PROBLEM STATEMENT: In the records below, which lines include "must"? Copy them.

(Saved entries)
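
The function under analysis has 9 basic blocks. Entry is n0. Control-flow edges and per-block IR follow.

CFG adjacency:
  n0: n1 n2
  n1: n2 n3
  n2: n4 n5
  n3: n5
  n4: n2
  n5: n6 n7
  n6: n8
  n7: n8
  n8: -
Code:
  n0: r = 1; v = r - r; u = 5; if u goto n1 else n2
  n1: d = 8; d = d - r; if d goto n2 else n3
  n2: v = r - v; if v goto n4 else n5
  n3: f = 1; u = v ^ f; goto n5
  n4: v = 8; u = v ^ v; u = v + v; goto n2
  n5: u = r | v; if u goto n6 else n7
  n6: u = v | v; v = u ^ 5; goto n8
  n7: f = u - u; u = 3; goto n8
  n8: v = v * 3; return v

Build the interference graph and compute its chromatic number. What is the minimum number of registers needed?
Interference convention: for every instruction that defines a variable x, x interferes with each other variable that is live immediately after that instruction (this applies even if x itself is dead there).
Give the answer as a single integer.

def/use:
  n0: def={r,u,v} ue=∅
  n1: def={d} ue={r}
  n2: def={v} ue={r,v}
  n3: def={f,u} ue={v}
  n4: def={u,v} ue=∅
  n5: def={u} ue={r,v}
  n6: def={u,v} ue={v}
  n7: def={f,u} ue={u}
  n8: def={v} ue={v}

Live sets:
  n0 li=∅ lo={r,v}
  n1 li={r,v} lo={r,v}
  n2 li={r,v} lo={r,v}
  n3 li={r,v} lo={r,v}
  n4 li={r} lo={r,v}
  n5 li={r,v} lo={u,v}
  n6 li={v} lo={v}
  n7 li={u,v} lo={v}
  n8 li={v} lo=∅

Conflict graph:
  d↔{r,v}
  f↔{r,v}
  r↔{d,f,u,v}
  u↔{r,v}
  v↔{d,f,r,u}

Registers:
  clique {d,r,v} ⇒ need ≥ 3
  3-colouring: c0={r}  c1={v}  c2={d,f,u}
  χ = 3

Answer: 3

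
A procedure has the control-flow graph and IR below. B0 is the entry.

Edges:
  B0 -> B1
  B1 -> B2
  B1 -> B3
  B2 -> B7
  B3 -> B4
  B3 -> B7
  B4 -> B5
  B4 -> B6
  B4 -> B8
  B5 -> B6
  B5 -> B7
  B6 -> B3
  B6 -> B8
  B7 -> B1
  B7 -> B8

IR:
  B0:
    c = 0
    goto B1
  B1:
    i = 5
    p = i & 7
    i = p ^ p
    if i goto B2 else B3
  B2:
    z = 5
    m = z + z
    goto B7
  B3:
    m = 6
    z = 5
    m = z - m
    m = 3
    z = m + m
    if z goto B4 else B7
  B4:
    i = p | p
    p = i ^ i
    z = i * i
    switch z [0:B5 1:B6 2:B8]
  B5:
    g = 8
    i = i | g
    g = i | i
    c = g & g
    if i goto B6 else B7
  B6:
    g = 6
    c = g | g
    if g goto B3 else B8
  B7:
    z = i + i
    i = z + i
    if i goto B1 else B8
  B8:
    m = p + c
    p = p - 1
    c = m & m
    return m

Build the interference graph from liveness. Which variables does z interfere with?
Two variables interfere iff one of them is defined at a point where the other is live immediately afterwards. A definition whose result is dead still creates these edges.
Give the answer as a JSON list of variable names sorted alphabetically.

Answer: ["c", "i", "m", "p"]

Working:
def/use:
  B0: def={c} ue=∅
  B1: def={i,p} ue=∅
  B2: def={m,z} ue=∅
  B3: def={m,z} ue=∅
  B4: def={i,p,z} ue={p}
  B5: def={c,g,i} ue={i}
  B6: def={c,g} ue=∅
  B7: def={i,z} ue={i}
  B8: def={c,m,p} ue={c,p}

Backward fixpoint:
  B0 li=∅ lo={c}
  B1 li={c} lo={c,i,p}
  B2 li={c,i,p} lo={c,i,p}
  B3 li={c,i,p} lo={c,i,p}
  B4 li={c,p} lo={c,i,p}
  B5 li={i,p} lo={c,i,p}
  B6 li={i,p} lo={c,i,p}
  B7 li={c,i,p} lo={c,p}
  B8 li={c,p} lo=∅

Interfere edges:
  c↔{g,i,m,p,z}
  g↔{c,i,p}
  i↔{c,g,m,p,z}
  m↔{c,i,p,z}
  p↔{c,g,i,m,z}
  z↔{c,i,m,p}

N(z) = ["c", "i", "m", "p"]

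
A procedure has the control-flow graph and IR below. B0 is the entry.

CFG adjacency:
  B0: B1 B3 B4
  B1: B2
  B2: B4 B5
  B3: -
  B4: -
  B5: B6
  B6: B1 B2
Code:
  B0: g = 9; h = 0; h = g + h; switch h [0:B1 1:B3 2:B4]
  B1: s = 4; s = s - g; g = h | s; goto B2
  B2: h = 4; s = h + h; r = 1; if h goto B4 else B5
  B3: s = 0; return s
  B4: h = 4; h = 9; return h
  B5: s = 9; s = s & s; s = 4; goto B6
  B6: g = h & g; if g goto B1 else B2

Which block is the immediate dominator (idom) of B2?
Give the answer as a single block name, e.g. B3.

Answer: B1

Analysis:
idom tree: B1←B0 B2←B1 B3←B0 B4←B0 B5←B2 B6←B5
Dom at joins:
  B1: preds {B0,B6}: {B0} ∩ {B0,B1,B2,B5,B6} = {B0}; idom=B0
  B2: preds {B1,B6}: {B0,B1} ∩ {B0,B1,B2,B5,B6} = {B0,B1}; idom=B1
  B4: preds {B0,B2}: {B0} ∩ {B0,B1,B2} = {B0}; idom=B0

idom(B2) = B1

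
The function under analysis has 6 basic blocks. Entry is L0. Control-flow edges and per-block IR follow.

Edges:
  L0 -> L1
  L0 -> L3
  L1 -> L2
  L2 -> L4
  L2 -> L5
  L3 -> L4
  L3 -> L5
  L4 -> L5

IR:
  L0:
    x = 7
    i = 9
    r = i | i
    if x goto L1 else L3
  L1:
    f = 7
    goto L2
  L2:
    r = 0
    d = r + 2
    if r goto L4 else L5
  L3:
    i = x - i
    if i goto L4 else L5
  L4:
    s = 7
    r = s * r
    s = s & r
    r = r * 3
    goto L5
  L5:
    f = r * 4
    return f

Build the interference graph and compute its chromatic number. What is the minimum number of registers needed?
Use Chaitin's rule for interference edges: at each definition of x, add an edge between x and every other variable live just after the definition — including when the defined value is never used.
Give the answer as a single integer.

Per-block:
  L0: {i,r,x} / ∅
  L1: {f} / ∅
  L2: {d,r} / ∅
  L3: {i} / {i,x}
  L4: {r,s} / {r}
  L5: {f} / {r}

Live sets:
  L0: in=∅ out={i,r,x}
  L1: in=∅ out=∅
  L2: in=∅ out={r}
  L3: in={i,r,x} out={r}
  L4: in={r} out={r}
  L5: in={r} out=∅

Conflict graph:
  d: {r}
  f: ∅
  i: {r,x}
  r: {d,i,s,x}
  s: {r}
  x: {i,r}

Registers:
  {i,r,x} pairwise interfere (3-clique) ⇒ χ ≥ 3
  assign d→r1 f→r0 i→r1 r→r0 s→r1 x→r2 — no edge inside a register ⇒ χ ≤ 3
  χ = 3

Answer: 3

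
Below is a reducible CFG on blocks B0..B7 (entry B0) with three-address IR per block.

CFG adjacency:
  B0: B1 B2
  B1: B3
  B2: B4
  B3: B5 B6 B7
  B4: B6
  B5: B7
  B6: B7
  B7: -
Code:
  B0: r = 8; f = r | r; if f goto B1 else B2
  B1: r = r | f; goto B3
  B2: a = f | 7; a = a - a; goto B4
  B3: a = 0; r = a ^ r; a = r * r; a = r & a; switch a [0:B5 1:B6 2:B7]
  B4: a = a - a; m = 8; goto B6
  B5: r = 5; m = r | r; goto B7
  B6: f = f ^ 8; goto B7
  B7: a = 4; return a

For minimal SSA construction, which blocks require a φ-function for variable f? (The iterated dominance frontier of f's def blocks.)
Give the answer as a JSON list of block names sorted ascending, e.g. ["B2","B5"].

idom tree: B1←B0 B2←B0 B3←B1 B4←B2 B5←B3 B6←B0 B7←B0
Dom at joins:
  B6: preds {B3,B4}: {B0,B1,B3} ∩ {B0,B2,B4} = {B0}; idom=B0
  B7: preds {B3,B5,B6}: {B0,B1,B3} ∩ {B0,B1,B3,B5} ∩ {B0,B6} = {B0}; idom=B0

Frontier:
  join B6 pred B3: B3→B1 stop@B0
  join B6 pred B4: B4→B2 stop@B0
  join B7 pred B3: B3→B1 stop@B0
  join B7 pred B5: B5→B3→B1 stop@B0
  join B7 pred B6: B6 stop@B0
  B0 → ∅
  B1 → {B6,B7}
  B2 → {B6}
  B3 → {B6,B7}
  B4 → {B6}
  B5 → {B7}
  B6 → {B7}
  B7 → ∅

φ for f: defs {B0,B6}
  DF⁺ = {B7}

Answer: ["B7"]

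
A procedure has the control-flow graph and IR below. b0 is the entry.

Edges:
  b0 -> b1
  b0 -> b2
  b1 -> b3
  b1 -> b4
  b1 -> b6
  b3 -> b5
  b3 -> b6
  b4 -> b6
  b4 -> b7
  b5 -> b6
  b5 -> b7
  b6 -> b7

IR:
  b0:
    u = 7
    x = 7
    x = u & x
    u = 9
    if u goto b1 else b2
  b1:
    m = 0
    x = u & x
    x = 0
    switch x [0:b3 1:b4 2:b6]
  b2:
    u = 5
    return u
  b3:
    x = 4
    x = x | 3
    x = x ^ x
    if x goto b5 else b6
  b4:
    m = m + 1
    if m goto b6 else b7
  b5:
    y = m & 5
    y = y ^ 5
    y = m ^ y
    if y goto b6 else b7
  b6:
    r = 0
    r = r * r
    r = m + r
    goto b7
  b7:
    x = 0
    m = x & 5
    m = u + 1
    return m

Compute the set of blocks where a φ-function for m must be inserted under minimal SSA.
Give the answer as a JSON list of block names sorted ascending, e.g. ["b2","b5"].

idom tree: b1←b0 b2←b0 b3←b1 b4←b1 b5←b3 b6←b1 b7←b1
Dom∩ at merges:
  b6: preds {b1,b3,b4,b5}: {b0,b1} ∩ {b0,b1,b3} ∩ {b0,b1,b4} ∩ {b0,b1,b3,b5} = {b0,b1}; idom=b1
  b7: preds {b4,b5,b6}: {b0,b1,b4} ∩ {b0,b1,b3,b5} ∩ {b0,b1,b6} = {b0,b1}; idom=b1

DF walk-up:
  b6←b1: walk · to b1
  b6←b3: walk b3 to b1
  b6←b4: walk b4 to b1
  b6←b5: walk b5→b3 to b1
  b7←b4: walk b4 to b1
  b7←b5: walk b5→b3 to b1
  b7←b6: walk b6 to b1
  DF(b0)=∅
  DF(b1)=∅
  DF(b2)=∅
  DF(b3)={b6,b7}
  DF(b4)={b6,b7}
  DF(b5)={b6,b7}
  DF(b6)={b7}
  DF(b7)=∅

φ for m: defs {b1,b4,b7}
  DF⁺ = {b6,b7}

Answer: ["b6", "b7"]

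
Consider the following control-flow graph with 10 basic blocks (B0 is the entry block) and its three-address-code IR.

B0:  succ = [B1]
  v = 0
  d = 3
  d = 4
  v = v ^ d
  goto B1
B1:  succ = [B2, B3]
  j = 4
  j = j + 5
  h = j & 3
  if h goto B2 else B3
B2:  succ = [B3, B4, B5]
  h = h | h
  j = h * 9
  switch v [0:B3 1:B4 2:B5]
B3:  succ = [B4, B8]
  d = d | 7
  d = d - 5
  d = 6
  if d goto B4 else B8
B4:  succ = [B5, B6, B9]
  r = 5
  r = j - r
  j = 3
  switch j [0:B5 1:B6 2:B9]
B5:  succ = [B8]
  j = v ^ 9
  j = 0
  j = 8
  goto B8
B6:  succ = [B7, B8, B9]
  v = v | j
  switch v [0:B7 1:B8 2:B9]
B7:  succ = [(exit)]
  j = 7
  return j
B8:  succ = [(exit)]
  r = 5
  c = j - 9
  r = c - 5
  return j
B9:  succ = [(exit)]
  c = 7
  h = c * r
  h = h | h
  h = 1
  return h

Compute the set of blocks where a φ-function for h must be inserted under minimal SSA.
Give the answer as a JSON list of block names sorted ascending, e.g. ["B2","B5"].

idom tree: B1←B0 B2←B1 B3←B1 B4←B1 B5←B1 B6←B4 B7←B6 B8←B1 B9←B4
Join-block Dom:
  B3: preds {B1,B2}: {B0,B1} ∩ {B0,B1,B2} = {B0,B1}; idom=B1
  B4: preds {B2,B3}: {B0,B1,B2} ∩ {B0,B1,B3} = {B0,B1}; idom=B1
  B5: preds {B2,B4}: {B0,B1,B2} ∩ {B0,B1,B4} = {B0,B1}; idom=B1
  B8: preds {B3,B5,B6}: {B0,B1,B3} ∩ {B0,B1,B5} ∩ {B0,B1,B4,B6} = {B0,B1}; idom=B1
  B9: preds {B4,B6}: {B0,B1,B4} ∩ {B0,B1,B4,B6} = {B0,B1,B4}; idom=B4

DF walk-up:
  join B3 pred B1: · stop@B1
  join B3 pred B2: B2 stop@B1
  join B4 pred B2: B2 stop@B1
  join B4 pred B3: B3 stop@B1
  join B5 pred B2: B2 stop@B1
  join B5 pred B4: B4 stop@B1
  join B8 pred B3: B3 stop@B1
  join B8 pred B5: B5 stop@B1
  join B8 pred B6: B6→B4 stop@B1
  join B9 pred B4: · stop@B4
  join B9 pred B6: B6 stop@B4
  DF(B0)=∅
  DF(B1)=∅
  DF(B2)={B3,B4,B5}
  DF(B3)={B4,B8}
  DF(B4)={B5,B8}
  DF(B5)={B8}
  DF(B6)={B8,B9}
  DF(B7)=∅
  DF(B8)=∅
  DF(B9)=∅

φ for h: defs {B1,B2,B9}
  DF⁺ = {B3,B4,B5,B8}

Answer: ["B3", "B4", "B5", "B8"]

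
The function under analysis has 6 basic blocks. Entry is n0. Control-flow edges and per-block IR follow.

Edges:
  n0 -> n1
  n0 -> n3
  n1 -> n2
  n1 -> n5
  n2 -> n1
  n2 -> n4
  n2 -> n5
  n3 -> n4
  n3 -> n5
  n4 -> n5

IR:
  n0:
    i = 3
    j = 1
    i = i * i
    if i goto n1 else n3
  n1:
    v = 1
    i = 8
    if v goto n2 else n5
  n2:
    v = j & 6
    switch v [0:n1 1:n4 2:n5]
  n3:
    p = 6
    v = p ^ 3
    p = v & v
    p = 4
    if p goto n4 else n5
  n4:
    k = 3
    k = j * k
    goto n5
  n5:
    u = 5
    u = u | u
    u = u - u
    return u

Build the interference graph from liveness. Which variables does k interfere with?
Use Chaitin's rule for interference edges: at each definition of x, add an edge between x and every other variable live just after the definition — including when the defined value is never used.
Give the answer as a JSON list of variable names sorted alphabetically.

Answer: ["j"]

Working:
def/use:
  n0 def {i,j} use ∅
  n1 def {i,v} use ∅
  n2 def {v} use {j}
  n3 def {p,v} use ∅
  n4 def {k} use {j}
  n5 def {u} use ∅

Backward fixpoint:
  n0 li=∅ lo={j}
  n1 li={j} lo={j}
  n2 li={j} lo={j}
  n3 li={j} lo={j}
  n4 li={j} lo=∅
  n5 li=∅ lo=∅

Interference:
  i — {j,v}
  j — {i,k,p,v}
  k — {j}
  p — {j}
  u — ∅
  v — {i,j}

N(k) = ["j"]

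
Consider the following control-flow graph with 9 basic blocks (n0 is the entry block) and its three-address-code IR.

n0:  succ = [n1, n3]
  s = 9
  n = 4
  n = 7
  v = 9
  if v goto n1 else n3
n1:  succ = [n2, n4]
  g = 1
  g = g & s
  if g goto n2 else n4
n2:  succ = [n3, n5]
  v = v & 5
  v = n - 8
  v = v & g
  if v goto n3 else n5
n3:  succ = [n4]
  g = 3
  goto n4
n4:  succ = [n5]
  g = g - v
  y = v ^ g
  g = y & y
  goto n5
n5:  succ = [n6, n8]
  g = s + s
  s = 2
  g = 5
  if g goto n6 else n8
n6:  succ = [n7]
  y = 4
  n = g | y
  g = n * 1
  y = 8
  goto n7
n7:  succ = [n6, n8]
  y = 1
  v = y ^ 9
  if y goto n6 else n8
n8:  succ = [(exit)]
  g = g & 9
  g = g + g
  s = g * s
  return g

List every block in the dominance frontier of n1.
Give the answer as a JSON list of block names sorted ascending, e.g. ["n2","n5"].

idom tree: n1←n0 n2←n1 n3←n0 n4←n0 n5←n0 n6←n5 n7←n6 n8←n5
Dom at joins:
  n3: preds {n0,n2}: {n0} ∩ {n0,n1,n2} = {n0}; idom=n0
  n4: preds {n1,n3}: {n0,n1} ∩ {n0,n3} = {n0}; idom=n0
  n5: preds {n2,n4}: {n0,n1,n2} ∩ {n0,n4} = {n0}; idom=n0
  n6: preds {n5,n7}: {n0,n5} ∩ {n0,n5,n6,n7} = {n0,n5}; idom=n5
  n8: preds {n5,n7}: {n0,n5} ∩ {n0,n5,n6,n7} = {n0,n5}; idom=n5

Frontier:
  join n3 pred n0: · stop@n0
  join n3 pred n2: n2→n1 stop@n0
  join n4 pred n1: n1 stop@n0
  join n4 pred n3: n3 stop@n0
  join n5 pred n2: n2→n1 stop@n0
  join n5 pred n4: n4 stop@n0
  join n6 pred n5: · stop@n5
  join n6 pred n7: n7→n6 stop@n5
  join n8 pred n5: · stop@n5
  join n8 pred n7: n7→n6 stop@n5
  n0: DF=∅
  n1: DF={n3,n4,n5}
  n2: DF={n3,n5}
  n3: DF={n4}
  n4: DF={n5}
  n5: DF=∅
  n6: DF={n6,n8}
  n7: DF={n6,n8}
  n8: DF=∅

DF(n1) = ["n3", "n4", "n5"]

Answer: ["n3", "n4", "n5"]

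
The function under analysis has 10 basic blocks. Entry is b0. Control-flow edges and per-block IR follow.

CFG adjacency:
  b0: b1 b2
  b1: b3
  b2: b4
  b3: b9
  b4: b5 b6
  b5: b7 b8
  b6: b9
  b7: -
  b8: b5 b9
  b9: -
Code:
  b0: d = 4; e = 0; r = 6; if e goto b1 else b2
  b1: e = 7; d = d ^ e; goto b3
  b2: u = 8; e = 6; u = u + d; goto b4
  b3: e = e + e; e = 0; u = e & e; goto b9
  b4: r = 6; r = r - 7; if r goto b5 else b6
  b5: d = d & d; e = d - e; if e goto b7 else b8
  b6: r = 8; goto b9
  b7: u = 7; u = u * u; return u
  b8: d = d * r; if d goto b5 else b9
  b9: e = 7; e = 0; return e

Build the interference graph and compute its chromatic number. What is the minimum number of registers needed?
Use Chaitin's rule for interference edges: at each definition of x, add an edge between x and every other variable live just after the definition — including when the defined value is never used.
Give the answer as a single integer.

Answer: 3

Working:
Block summaries:
  b0 def {d,e,r} use ∅
  b1 def {d,e} use {d}
  b2 def {e,u} use {d}
  b3 def {e,u} use {e}
  b4 def {r} use ∅
  b5 def {d,e} use {d,e}
  b6 def {r} use ∅
  b7 def {u} use ∅
  b8 def {d} use {d,r}
  b9 def {e} use ∅

Liveness:
  b0 li=∅ lo={d}
  b1 li={d} lo={e}
  b2 li={d} lo={d,e}
  b3 li={e} lo=∅
  b4 li={d,e} lo={d,e,r}
  b5 li={d,e,r} lo={d,e,r}
  b6 li=∅ lo=∅
  b7 li=∅ lo=∅
  b8 li={d,e,r} lo={d,e,r}
  b9 li=∅ lo=∅

Interfere edges:
  d↔{e,r,u}
  e↔{d,r,u}
  r↔{d,e}
  u↔{d,e}

Chromatic number:
  {d,e,r} pairwise interfere (3-clique) ⇒ χ ≥ 3
  assign d→R0 e→R1 r→R2 u→R2 — no edge inside a register ⇒ χ ≤ 3
  χ = 3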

FINAL ANSWER:
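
Compute the set of blocks where a φ-function for m must be inserted under minimal SSA.
Compute the set of blocks where a φ-function for h must be inserted under minimal SSA.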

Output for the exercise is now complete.